(Record excerpts)

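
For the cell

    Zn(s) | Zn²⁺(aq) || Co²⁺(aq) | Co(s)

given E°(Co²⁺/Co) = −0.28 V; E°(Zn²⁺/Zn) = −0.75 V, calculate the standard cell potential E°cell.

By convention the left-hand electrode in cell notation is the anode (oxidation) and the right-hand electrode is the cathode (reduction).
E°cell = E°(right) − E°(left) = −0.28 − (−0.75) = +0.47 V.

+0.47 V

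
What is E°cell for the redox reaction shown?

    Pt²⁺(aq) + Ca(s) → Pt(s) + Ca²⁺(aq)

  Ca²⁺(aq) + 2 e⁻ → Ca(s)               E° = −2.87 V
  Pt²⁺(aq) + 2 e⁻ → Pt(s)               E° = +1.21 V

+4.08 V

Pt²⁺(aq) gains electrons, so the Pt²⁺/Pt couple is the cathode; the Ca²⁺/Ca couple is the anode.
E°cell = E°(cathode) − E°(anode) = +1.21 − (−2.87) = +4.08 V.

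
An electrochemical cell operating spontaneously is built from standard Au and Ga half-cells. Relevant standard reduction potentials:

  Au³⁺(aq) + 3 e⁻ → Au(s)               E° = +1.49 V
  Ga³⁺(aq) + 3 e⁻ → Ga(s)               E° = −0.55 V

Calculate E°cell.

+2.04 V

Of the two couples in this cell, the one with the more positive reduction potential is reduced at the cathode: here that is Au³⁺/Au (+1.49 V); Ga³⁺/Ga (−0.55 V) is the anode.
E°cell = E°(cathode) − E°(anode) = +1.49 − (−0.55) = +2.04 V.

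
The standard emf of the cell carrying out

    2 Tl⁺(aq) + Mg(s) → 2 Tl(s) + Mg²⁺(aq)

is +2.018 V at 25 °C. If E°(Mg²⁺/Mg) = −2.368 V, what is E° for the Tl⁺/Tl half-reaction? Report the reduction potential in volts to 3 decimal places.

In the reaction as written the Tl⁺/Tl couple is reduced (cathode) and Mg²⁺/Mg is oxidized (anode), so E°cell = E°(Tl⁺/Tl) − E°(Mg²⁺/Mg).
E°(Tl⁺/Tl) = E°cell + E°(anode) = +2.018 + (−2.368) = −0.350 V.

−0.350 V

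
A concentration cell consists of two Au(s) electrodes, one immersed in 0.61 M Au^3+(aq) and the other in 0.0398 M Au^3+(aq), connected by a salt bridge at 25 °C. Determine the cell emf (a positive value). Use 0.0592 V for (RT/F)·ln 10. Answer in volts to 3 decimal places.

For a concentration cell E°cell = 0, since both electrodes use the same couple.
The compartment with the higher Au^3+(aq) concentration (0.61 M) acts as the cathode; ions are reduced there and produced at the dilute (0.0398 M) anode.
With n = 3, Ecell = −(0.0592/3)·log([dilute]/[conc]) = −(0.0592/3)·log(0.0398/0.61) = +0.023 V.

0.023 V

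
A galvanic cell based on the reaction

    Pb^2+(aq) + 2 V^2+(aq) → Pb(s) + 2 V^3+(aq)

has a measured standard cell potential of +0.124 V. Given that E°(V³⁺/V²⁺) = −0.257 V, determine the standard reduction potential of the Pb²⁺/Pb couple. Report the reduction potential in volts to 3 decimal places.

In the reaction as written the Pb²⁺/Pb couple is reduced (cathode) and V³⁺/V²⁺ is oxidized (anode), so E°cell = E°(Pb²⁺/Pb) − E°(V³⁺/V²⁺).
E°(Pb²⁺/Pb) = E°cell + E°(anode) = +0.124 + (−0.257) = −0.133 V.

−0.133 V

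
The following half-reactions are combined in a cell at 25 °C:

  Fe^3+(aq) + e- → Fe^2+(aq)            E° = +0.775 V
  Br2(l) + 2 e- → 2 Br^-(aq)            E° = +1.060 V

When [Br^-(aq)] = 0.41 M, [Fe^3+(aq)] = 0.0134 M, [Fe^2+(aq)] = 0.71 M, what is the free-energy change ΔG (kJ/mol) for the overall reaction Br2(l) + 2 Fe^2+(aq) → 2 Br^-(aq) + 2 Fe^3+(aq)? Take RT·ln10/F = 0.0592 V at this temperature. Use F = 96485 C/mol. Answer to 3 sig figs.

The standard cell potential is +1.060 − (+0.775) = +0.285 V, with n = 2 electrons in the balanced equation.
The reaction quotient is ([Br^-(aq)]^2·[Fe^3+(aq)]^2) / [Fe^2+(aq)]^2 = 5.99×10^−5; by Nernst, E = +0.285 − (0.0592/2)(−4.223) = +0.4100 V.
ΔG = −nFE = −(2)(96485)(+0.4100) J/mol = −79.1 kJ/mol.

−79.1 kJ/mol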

(Exercise) Among the entries above, the line containing "has a measured", the line containing "The following half-reactions", and all lines between them are to be restated word for word; nothing else belongs in the reply.

(Solution to the problem)
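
has a measured standard cell potential of +0.124 V. Given that E°(V³⁺/V²⁺) = −0.257 V, determine the standard reduction potential of the Pb²⁺/Pb couple. Report the reduction potential in volts to 3 decimal places.

In the reaction as written the Pb²⁺/Pb couple is reduced (cathode) and V³⁺/V²⁺ is oxidized (anode), so E°cell = E°(Pb²⁺/Pb) − E°(V³⁺/V²⁺).
E°(Pb²⁺/Pb) = E°cell + E°(anode) = +0.124 + (−0.257) = −0.133 V.

−0.133 V

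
The following half-reactions are combined in a cell at 25 °C: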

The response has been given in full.